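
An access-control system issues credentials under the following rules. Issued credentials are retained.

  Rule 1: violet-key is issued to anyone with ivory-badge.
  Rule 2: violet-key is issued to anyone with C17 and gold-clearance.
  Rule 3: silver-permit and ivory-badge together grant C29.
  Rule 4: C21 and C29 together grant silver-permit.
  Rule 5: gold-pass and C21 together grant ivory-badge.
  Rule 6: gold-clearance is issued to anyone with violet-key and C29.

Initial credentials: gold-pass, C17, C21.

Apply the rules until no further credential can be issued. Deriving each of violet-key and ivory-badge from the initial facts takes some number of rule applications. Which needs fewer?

ivory-badge: Holding gold-pass and C21 grants ivory-badge (Rule 5). [1 rule application]
violet-key: Holding gold-pass and C21 grants ivory-badge (Rule 5). Holding ivory-badge grants violet-key (Rule 1). [2 rule applications]
ivory-badge needs fewer.

ivory-badge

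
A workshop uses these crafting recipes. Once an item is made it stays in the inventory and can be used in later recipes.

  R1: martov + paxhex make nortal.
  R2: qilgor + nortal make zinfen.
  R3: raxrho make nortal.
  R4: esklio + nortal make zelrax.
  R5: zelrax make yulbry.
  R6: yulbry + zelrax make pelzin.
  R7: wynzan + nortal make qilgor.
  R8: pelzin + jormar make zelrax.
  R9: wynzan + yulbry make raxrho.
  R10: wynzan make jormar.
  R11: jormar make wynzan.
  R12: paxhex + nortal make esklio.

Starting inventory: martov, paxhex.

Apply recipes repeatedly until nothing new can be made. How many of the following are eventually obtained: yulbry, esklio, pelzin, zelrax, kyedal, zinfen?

4

martov + paxhex → nortal (R1).
Using R12, paxhex and nortal make esklio.
esklio + nortal → zelrax (R4).
zelrax → yulbry (R5).
yulbry + zelrax → pelzin (R6).
yulbry: reached.
esklio: reached.
pelzin: reached.
zelrax: reached.
No rule produces kyedal, and it is not given.
zinfen would need qilgor and nortal (R2), but qilgor is never obtained.
Reached: yulbry, esklio, pelzin, and zelrax — 4 of the 6.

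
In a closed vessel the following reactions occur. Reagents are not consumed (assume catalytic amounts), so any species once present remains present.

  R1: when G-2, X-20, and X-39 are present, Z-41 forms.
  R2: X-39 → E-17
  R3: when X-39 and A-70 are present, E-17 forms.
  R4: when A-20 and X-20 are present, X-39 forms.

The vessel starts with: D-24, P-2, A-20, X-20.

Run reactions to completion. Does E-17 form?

Yes

A-20 and X-20 present → X-39 forms (R4).
X-39 present → E-17 forms (R2).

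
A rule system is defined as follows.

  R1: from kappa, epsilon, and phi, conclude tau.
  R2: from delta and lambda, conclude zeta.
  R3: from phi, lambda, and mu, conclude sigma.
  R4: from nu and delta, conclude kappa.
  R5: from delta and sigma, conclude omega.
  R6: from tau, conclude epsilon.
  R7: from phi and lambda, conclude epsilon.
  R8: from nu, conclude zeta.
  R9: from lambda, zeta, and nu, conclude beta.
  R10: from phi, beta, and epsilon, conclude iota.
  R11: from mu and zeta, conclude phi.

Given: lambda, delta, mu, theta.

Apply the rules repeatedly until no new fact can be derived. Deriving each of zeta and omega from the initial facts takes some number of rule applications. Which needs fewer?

zeta: delta and lambda hold, so zeta follows (R2). [1 rule application]
omega: delta and lambda hold, so zeta follows (R2). mu and zeta hold, so phi follows (R11). phi, lambda, and mu hold, so sigma follows (R3). delta and sigma hold, so omega follows (R5). [4 rule applications]
zeta needs fewer.

zeta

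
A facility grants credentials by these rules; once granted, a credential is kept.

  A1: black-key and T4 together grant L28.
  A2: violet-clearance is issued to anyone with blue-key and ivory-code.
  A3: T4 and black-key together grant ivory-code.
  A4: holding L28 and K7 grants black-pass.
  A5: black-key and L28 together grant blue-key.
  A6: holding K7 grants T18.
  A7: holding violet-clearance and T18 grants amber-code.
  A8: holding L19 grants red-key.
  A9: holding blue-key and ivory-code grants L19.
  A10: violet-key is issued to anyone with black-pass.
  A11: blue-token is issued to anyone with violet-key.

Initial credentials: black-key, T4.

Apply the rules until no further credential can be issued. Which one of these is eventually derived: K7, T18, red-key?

Holding black-key and T4 grants L28 (A1).
Holding T4 and black-key grants ivory-code (A3).
Holding black-key and L28 grants blue-key (A5).
Holding blue-key and ivory-code grants L19 (A9).
Holding L19 grants red-key (A8).
T18 would need K7 (A6), but K7 is never granted. No rule produces K7, and it is not given.

red-key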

________________________

**Task:**
Search the material above for lines containing the string "jormar", then pull them out.

**Exercise output:**
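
  R8: pelzin + jormar make zelrax.
  R10: wynzan make jormar.
  R11: jormar make wynzan.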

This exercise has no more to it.